**INSTRUCTIONS FOR THE TASK**
What number of lines in the records below hold the word "only"? Give that number alone.

**PROVIDED DATA**
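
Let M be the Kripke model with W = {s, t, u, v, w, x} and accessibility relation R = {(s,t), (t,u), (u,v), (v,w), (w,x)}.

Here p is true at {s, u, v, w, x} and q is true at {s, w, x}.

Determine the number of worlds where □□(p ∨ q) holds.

6

s: successors {t}; □(p ∨ q) there: t:T. ✓
t: successors {u}; □(p ∨ q) there: u:T. ✓
u: successors {v}; □(p ∨ q) there: v:T. ✓
v: successors {w}; □(p ∨ q) there: w:T. ✓
w: successors {x}; □(p ∨ q) there: x:T. ✓
x: no successors, so □□(p ∨ q) holds vacuously. ✓
Satisfying worlds: {s, t, u, v, w, x}.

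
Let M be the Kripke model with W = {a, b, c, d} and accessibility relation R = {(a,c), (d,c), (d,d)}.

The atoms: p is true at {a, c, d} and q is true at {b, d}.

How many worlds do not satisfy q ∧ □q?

3

a: q is F, □q is F. ✗
b: q is T, □q is T. ✓
c: q is F, □q is T. ✗
d: q is T, □q is F. ✗
Satisfying worlds: {b}.
So q ∧ □q fails at the other 3 worlds.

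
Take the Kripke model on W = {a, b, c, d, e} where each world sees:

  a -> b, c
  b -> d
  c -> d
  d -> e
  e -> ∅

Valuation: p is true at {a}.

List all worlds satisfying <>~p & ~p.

{b, c, d}

a: <>~p is T, ~p is F. ✗
b: <>~p is T, ~p is T. ✓
c: <>~p is T, ~p is T. ✓
d: <>~p is T, ~p is T. ✓
e: <>~p is F, ~p is T. ✗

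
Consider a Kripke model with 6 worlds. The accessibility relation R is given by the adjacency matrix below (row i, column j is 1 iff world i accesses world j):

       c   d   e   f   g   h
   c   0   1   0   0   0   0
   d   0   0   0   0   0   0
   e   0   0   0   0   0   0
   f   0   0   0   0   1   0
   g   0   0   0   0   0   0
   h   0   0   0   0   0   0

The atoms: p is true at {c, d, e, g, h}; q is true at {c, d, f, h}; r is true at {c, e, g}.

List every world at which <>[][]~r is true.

c: successors {d}; [][]~r there: d:T. ✓
d: no successors, so <>[][]~r fails. ✗
e: no successors, so <>[][]~r fails. ✗
f: successors {g}; [][]~r there: g:T. ✓
g: no successors, so <>[][]~r fails. ✗
h: no successors, so <>[][]~r fails. ✗

{c, f}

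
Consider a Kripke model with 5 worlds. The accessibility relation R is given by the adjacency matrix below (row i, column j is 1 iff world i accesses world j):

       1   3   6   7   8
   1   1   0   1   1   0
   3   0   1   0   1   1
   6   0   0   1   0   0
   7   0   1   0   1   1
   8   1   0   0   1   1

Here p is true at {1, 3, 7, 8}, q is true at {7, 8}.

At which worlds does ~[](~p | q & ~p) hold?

{1, 3, 7, 8}

1: [](~p | q & ~p) is F. ✓
3: [](~p | q & ~p) is F. ✓
6: [](~p | q & ~p) is T. ✗
7: [](~p | q & ~p) is F. ✓
8: [](~p | q & ~p) is F. ✓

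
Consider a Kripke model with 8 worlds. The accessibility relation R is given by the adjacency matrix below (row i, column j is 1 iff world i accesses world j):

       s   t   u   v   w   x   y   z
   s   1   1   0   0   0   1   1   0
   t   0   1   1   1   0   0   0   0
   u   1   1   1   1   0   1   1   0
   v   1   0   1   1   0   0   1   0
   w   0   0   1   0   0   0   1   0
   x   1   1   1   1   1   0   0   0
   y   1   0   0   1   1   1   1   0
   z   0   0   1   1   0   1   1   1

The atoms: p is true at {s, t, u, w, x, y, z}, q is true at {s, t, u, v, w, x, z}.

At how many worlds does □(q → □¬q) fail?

s: successors {s, t, x, y}; q → □¬q there: s:F, t:F, x:F, y:T. ✗
t: successors {t, u, v}; q → □¬q there: t:F, u:F, v:F. ✗
u: successors {s, t, u, v, x, y}; q → □¬q there: s:F, t:F, u:F, v:F, x:F, y:T. ✗
v: successors {s, u, v, y}; q → □¬q there: s:F, u:F, v:F, y:T. ✗
w: successors {u, y}; q → □¬q there: u:F, y:T. ✗
x: successors {s, t, u, v, w}; q → □¬q there: s:F, t:F, u:F, v:F, w:F. ✗
y: successors {s, v, w, x, y}; q → □¬q there: s:F, v:F, w:F, x:F, y:T. ✗
z: successors {u, v, x, y, z}; q → □¬q there: u:F, v:F, x:F, y:T, z:F. ✗
Satisfying worlds: ∅.
So □(q → □¬q) fails at the other 8 worlds.

8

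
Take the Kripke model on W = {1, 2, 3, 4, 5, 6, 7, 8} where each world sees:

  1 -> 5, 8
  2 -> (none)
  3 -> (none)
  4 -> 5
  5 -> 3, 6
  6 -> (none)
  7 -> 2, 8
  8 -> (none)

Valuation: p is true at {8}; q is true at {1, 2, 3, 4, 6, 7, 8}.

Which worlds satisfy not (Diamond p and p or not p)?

{8}

1: Diamond p and p or not p is T. ✗
2: Diamond p and p or not p is T. ✗
3: Diamond p and p or not p is T. ✗
4: Diamond p and p or not p is T. ✗
5: Diamond p and p or not p is T. ✗
6: Diamond p and p or not p is T. ✗
7: Diamond p and p or not p is T. ✗
8: Diamond p and p or not p is F. ✓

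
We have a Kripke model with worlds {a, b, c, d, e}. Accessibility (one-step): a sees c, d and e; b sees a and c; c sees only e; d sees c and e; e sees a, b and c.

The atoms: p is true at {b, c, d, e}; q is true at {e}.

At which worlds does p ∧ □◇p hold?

a: p is F, □◇p is T. ✗
b: p is T, □◇p is T. ✓
c: p is T, □◇p is T. ✓
d: p is T, □◇p is T. ✓
e: p is T, □◇p is T. ✓

{b, c, d, e}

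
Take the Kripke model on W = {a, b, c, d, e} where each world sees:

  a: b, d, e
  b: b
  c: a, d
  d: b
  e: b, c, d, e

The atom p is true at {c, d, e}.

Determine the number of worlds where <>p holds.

a: successors {b, d, e}; p there: b:F, d:T, e:T. ✓
b: successors {b}; p there: b:F. ✗
c: successors {a, d}; p there: a:F, d:T. ✓
d: successors {b}; p there: b:F. ✗
e: successors {b, c, d, e}; p there: b:F, c:T, d:T, e:T. ✓
Satisfying worlds: {a, c, e}.

3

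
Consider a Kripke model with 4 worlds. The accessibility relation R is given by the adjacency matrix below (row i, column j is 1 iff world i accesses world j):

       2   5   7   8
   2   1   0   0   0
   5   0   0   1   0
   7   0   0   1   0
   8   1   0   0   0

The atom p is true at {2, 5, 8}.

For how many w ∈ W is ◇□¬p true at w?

2: successors {2}; □¬p there: 2:F. ✗
5: successors {7}; □¬p there: 7:T. ✓
7: successors {7}; □¬p there: 7:T. ✓
8: successors {2}; □¬p there: 2:F. ✗
Satisfying worlds: {5, 7}.

2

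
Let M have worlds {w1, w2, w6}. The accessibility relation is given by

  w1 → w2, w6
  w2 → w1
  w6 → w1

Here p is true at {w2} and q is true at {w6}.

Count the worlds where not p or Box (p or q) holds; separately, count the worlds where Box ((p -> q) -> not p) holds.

For not p or Box (p or q):
w1: not p is T, Box (p or q) is T. ✓
w2: not p is F, Box (p or q) is F. ✗
w6: not p is T, Box (p or q) is F. ✓
— 2 worlds.
For Box ((p -> q) -> not p):
w1: successors {w2, w6}; (p -> q) -> not p there: w2:T, w6:T. ✓
w2: successors {w1}; (p -> q) -> not p there: w1:T. ✓
w6: successors {w1}; (p -> q) -> not p there: w1:T. ✓
— 3 worlds.

2 and 3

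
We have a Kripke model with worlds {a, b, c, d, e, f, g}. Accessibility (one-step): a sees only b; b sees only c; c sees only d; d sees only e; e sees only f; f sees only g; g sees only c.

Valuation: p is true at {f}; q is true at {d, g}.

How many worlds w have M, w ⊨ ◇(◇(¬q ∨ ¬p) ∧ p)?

a: successors {b}; ◇(¬q ∨ ¬p) ∧ p there: b:F. ✗
b: successors {c}; ◇(¬q ∨ ¬p) ∧ p there: c:F. ✗
c: successors {d}; ◇(¬q ∨ ¬p) ∧ p there: d:F. ✗
d: successors {e}; ◇(¬q ∨ ¬p) ∧ p there: e:F. ✗
e: successors {f}; ◇(¬q ∨ ¬p) ∧ p there: f:T. ✓
f: successors {g}; ◇(¬q ∨ ¬p) ∧ p there: g:F. ✗
g: successors {c}; ◇(¬q ∨ ¬p) ∧ p there: c:F. ✗
Satisfying worlds: {e}.

1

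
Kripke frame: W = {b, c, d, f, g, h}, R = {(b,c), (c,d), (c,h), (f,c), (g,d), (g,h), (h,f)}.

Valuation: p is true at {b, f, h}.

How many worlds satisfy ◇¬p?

b: successors {c}; ¬p there: c:T. ✓
c: successors {d, h}; ¬p there: d:T, h:F. ✓
d: no successors, so ◇¬p fails. ✗
f: successors {c}; ¬p there: c:T. ✓
g: successors {d, h}; ¬p there: d:T, h:F. ✓
h: successors {f}; ¬p there: f:F. ✗
Satisfying worlds: {b, c, f, g}.

4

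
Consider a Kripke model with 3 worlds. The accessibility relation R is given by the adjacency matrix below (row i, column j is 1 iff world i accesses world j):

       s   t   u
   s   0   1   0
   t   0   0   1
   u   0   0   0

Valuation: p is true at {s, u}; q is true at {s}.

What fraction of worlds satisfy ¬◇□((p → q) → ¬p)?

s: ◇□((p → q) → ¬p) is T. ✗
t: ◇□((p → q) → ¬p) is T. ✗
u: ◇□((p → q) → ¬p) is F. ✓
That's 1 of 3 worlds, so 1/3.

1/3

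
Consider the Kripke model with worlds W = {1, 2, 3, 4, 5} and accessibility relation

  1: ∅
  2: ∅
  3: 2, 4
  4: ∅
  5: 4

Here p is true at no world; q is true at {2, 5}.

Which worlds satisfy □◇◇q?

{1, 2, 4}

1: no successors, so □◇◇q holds vacuously. ✓
2: no successors, so □◇◇q holds vacuously. ✓
3: successors {2, 4}; ◇◇q there: 2:F, 4:F. ✗
4: no successors, so □◇◇q holds vacuously. ✓
5: successors {4}; ◇◇q there: 4:F. ✗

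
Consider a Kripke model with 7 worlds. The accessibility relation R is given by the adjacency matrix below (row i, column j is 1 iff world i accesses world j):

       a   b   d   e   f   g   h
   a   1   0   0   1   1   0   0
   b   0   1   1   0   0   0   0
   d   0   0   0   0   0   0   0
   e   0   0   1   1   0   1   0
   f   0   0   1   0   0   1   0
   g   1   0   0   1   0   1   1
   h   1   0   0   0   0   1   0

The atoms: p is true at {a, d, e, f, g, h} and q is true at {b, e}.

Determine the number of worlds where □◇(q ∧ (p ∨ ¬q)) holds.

2

a: successors {a, e, f}; ◇(q ∧ (p ∨ ¬q)) there: a:T, e:T, f:F. ✗
b: successors {b, d}; ◇(q ∧ (p ∨ ¬q)) there: b:F, d:F. ✗
d: no successors, so □◇(q ∧ (p ∨ ¬q)) holds vacuously. ✓
e: successors {d, e, g}; ◇(q ∧ (p ∨ ¬q)) there: d:F, e:T, g:T. ✗
f: successors {d, g}; ◇(q ∧ (p ∨ ¬q)) there: d:F, g:T. ✗
g: successors {a, e, g, h}; ◇(q ∧ (p ∨ ¬q)) there: a:T, e:T, g:T, h:F. ✗
h: successors {a, g}; ◇(q ∧ (p ∨ ¬q)) there: a:T, g:T. ✓
Satisfying worlds: {d, h}.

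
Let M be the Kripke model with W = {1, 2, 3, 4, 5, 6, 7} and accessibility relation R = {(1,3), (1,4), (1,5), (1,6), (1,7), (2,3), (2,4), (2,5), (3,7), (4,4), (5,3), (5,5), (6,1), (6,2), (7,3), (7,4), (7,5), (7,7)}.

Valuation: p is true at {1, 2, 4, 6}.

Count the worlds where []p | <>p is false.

1: []p is F, <>p is T. ✓
2: []p is F, <>p is T. ✓
3: []p is F, <>p is F. ✗
4: []p is T, <>p is T. ✓
5: []p is F, <>p is F. ✗
6: []p is T, <>p is T. ✓
7: []p is F, <>p is T. ✓
Satisfying worlds: {1, 2, 4, 6, 7}.
So []p | <>p fails at the other 2 worlds.

2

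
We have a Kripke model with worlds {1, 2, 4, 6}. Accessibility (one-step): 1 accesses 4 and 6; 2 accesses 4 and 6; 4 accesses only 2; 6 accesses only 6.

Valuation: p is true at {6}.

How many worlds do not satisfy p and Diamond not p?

4

1: p is F, Diamond not p is T. ✗
2: p is F, Diamond not p is T. ✗
4: p is F, Diamond not p is T. ✗
6: p is T, Diamond not p is F. ✗
Satisfying worlds: ∅.
So p and Diamond not p fails at the other 4 worlds.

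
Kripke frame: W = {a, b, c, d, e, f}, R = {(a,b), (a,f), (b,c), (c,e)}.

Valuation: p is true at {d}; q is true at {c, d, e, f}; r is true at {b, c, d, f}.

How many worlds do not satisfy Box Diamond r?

3

a: successors {b, f}; Diamond r there: b:T, f:F. ✗
b: successors {c}; Diamond r there: c:F. ✗
c: successors {e}; Diamond r there: e:F. ✗
d: no successors, so Box Diamond r holds vacuously. ✓
e: no successors, so Box Diamond r holds vacuously. ✓
f: no successors, so Box Diamond r holds vacuously. ✓
Satisfying worlds: {d, e, f}.
So Box Diamond r fails at the other 3 worlds.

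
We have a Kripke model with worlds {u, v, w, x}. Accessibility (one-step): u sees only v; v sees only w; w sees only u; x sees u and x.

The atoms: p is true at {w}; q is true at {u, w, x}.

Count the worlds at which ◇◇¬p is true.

3

u: successors {v}; ◇¬p there: v:F. ✗
v: successors {w}; ◇¬p there: w:T. ✓
w: successors {u}; ◇¬p there: u:T. ✓
x: successors {u, x}; ◇¬p there: u:T, x:T. ✓
Satisfying worlds: {v, w, x}.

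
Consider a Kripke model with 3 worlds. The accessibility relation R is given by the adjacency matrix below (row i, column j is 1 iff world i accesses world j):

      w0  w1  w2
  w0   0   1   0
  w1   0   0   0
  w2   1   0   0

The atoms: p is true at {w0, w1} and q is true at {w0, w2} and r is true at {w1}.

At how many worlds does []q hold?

2

w0: successors {w1}; q there: w1:F. ✗
w1: no successors, so []q holds vacuously. ✓
w2: successors {w0}; q there: w0:T. ✓
Satisfying worlds: {w1, w2}.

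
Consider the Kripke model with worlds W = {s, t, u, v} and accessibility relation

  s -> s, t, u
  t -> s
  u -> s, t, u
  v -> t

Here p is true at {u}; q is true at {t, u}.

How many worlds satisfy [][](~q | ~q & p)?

1

s: successors {s, t, u}; [](~q | ~q & p) there: s:F, t:T, u:F. ✗
t: successors {s}; [](~q | ~q & p) there: s:F. ✗
u: successors {s, t, u}; [](~q | ~q & p) there: s:F, t:T, u:F. ✗
v: successors {t}; [](~q | ~q & p) there: t:T. ✓
Satisfying worlds: {v}.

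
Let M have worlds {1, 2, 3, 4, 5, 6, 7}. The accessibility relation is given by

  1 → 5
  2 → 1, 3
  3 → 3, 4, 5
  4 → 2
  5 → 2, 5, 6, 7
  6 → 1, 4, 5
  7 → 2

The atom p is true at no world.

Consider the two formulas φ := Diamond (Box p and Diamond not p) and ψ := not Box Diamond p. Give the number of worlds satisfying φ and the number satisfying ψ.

For Diamond (Box p and Diamond not p):
1: successors {5}; Box p and Diamond not p there: 5:F. ✗
2: successors {1, 3}; Box p and Diamond not p there: 1:F, 3:F. ✗
3: successors {3, 4, 5}; Box p and Diamond not p there: 3:F, 4:F, 5:F. ✗
4: successors {2}; Box p and Diamond not p there: 2:F. ✗
5: successors {2, 5, 6, 7}; Box p and Diamond not p there: 2:F, 5:F, 6:F, 7:F. ✗
6: successors {1, 4, 5}; Box p and Diamond not p there: 1:F, 4:F, 5:F. ✗
7: successors {2}; Box p and Diamond not p there: 2:F. ✗
— 0 worlds.
For not Box Diamond p:
1: Box Diamond p is F. ✓
2: Box Diamond p is F. ✓
3: Box Diamond p is F. ✓
4: Box Diamond p is F. ✓
5: Box Diamond p is F. ✓
6: Box Diamond p is F. ✓
7: Box Diamond p is F. ✓
— 7 worlds.

0 and 7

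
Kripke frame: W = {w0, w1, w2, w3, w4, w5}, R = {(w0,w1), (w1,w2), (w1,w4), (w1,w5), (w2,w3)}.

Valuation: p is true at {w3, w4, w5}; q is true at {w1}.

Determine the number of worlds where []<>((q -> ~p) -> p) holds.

w0: successors {w1}; <>((q -> ~p) -> p) there: w1:T. ✓
w1: successors {w2, w4, w5}; <>((q -> ~p) -> p) there: w2:T, w4:F, w5:F. ✗
w2: successors {w3}; <>((q -> ~p) -> p) there: w3:F. ✗
w3: no successors, so []<>((q -> ~p) -> p) holds vacuously. ✓
w4: no successors, so []<>((q -> ~p) -> p) holds vacuously. ✓
w5: no successors, so []<>((q -> ~p) -> p) holds vacuously. ✓
Satisfying worlds: {w0, w3, w4, w5}.

4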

**RESPONSE**
4